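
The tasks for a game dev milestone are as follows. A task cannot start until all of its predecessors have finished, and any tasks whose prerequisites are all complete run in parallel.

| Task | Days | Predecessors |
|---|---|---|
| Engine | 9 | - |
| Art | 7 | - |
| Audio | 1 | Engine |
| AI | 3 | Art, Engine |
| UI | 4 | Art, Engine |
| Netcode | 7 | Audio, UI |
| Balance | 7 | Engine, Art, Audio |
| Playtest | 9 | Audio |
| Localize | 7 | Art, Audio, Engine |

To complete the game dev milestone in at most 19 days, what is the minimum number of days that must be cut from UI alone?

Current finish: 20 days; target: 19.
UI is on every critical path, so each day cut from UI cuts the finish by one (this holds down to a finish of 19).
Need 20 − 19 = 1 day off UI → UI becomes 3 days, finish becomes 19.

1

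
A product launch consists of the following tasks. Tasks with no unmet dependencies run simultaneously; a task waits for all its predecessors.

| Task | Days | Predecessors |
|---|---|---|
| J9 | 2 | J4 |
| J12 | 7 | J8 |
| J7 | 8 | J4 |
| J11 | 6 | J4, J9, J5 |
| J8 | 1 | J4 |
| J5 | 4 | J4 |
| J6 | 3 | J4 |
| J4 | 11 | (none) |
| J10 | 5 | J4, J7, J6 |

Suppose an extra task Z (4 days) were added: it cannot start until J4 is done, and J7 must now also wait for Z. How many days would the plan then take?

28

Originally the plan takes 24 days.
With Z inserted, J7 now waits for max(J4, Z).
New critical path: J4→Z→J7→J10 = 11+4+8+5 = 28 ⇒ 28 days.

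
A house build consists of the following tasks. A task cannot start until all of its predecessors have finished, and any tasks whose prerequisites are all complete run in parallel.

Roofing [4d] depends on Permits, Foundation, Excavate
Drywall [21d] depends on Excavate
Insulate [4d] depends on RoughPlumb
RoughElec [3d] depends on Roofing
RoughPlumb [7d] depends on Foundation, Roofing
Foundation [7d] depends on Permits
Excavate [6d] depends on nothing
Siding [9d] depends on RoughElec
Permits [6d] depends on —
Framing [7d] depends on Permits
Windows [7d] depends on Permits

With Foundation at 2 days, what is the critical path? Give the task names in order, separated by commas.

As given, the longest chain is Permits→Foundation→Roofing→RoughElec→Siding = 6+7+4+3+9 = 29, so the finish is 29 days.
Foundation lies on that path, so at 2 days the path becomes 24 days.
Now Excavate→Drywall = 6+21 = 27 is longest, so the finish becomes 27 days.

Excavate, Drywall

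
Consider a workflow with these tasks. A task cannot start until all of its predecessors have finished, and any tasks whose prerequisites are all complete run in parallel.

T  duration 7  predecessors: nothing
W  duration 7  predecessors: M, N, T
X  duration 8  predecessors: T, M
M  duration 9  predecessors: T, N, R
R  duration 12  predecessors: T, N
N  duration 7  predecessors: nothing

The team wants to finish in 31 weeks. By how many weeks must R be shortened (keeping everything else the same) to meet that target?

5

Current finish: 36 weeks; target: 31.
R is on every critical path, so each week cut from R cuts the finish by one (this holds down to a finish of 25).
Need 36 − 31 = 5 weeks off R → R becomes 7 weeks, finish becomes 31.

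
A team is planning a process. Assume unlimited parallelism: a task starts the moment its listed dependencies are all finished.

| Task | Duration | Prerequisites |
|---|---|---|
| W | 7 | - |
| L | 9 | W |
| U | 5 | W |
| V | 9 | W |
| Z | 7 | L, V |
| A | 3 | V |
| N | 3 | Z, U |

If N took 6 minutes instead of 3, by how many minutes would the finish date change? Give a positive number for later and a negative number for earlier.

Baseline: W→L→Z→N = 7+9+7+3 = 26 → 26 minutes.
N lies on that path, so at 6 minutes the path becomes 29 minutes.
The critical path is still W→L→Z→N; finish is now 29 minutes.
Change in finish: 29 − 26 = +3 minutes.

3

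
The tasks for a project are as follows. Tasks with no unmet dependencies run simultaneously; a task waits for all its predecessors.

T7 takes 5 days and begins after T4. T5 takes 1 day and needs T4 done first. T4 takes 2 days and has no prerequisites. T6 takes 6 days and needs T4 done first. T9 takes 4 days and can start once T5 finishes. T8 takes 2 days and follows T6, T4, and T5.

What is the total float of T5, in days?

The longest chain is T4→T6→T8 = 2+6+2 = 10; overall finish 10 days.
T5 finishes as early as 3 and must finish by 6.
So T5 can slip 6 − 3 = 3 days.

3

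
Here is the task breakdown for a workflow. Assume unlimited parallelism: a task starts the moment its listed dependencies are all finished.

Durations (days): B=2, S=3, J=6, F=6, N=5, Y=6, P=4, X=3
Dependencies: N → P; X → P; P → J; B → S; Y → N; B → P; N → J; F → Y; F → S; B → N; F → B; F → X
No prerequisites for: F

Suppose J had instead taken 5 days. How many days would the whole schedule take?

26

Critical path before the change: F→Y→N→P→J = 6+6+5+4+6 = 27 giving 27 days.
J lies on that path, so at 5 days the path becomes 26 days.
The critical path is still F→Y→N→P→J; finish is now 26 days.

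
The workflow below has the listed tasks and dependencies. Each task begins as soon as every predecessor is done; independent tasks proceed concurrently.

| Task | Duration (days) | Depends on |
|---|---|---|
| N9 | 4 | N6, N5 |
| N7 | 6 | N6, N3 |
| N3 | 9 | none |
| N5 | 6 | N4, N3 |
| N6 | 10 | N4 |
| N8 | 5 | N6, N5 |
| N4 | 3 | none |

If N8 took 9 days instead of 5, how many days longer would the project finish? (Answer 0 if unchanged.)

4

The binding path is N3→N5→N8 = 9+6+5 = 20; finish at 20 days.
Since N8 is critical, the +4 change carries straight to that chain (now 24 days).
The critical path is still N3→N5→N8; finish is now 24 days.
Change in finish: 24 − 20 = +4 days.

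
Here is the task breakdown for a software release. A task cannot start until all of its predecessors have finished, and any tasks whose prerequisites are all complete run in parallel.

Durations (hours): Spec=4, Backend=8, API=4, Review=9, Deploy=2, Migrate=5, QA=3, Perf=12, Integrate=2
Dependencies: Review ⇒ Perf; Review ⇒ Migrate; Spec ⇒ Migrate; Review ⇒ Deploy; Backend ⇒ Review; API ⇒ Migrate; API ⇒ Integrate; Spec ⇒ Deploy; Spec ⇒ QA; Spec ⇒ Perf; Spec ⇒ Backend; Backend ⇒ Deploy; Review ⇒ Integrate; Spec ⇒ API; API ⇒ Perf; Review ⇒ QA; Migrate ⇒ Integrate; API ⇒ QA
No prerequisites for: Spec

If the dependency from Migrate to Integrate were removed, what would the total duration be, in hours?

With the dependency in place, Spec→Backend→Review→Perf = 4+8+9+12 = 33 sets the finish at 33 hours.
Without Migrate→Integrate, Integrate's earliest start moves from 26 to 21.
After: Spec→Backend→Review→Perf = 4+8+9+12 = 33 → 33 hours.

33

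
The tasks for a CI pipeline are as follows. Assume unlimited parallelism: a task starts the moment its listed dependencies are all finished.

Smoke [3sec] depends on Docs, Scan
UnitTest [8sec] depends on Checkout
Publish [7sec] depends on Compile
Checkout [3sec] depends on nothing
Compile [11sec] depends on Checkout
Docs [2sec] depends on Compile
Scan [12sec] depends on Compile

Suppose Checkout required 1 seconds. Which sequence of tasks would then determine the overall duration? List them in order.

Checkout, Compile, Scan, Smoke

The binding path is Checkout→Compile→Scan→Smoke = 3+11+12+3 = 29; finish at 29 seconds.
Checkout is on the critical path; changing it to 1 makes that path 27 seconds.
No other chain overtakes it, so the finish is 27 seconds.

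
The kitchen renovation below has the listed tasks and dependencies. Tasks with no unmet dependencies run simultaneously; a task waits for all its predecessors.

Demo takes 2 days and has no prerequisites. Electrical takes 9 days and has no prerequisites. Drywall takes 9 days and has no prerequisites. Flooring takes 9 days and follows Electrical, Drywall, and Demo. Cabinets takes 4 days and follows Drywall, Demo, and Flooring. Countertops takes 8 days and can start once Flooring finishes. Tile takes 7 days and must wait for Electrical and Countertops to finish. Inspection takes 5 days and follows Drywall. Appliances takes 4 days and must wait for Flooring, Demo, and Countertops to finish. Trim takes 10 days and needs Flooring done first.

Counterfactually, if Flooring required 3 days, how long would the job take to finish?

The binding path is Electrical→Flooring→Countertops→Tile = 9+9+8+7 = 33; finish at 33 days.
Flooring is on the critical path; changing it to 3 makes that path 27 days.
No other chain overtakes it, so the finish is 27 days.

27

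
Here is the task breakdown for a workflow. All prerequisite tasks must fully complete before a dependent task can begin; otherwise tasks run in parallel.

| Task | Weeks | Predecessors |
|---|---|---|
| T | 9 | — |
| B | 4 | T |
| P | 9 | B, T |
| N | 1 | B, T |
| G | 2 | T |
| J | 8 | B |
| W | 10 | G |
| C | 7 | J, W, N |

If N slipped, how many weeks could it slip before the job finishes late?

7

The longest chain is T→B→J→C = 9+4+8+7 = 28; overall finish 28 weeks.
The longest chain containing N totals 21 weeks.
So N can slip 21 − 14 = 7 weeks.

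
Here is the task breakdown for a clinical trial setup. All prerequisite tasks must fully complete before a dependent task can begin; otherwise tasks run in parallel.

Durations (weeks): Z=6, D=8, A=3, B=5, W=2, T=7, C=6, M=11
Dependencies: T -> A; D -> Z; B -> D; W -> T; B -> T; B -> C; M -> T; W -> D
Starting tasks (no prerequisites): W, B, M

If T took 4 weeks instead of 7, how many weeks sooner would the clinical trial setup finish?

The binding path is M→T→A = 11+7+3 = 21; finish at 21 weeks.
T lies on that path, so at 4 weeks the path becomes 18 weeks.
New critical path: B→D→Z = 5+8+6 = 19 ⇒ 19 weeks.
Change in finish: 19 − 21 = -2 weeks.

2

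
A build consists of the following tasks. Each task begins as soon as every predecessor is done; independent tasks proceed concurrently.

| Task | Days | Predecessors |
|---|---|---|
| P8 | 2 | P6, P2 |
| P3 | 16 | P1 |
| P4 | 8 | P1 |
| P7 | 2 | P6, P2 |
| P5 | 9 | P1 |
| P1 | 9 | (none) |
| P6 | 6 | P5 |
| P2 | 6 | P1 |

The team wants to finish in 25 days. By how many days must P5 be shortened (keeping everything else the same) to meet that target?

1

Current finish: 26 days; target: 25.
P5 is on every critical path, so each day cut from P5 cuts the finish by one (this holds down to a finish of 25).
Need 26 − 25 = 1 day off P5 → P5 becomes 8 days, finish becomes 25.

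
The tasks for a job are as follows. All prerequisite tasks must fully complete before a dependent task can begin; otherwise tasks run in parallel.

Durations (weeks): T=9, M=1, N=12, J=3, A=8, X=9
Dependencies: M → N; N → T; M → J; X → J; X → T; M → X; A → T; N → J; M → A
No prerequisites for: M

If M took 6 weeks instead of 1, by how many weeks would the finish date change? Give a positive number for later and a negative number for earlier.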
____________________
(What is needed) Restate word for word the lines in the material above from the one with "Permits [6d] depends on —" to the one with "Windows [7d] depends on Permits"; both of those lines count, and nothing else does.

(Finished task)
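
Permits [6d] depends on —
Framing [7d] depends on Permits
Windows [7d] depends on Permits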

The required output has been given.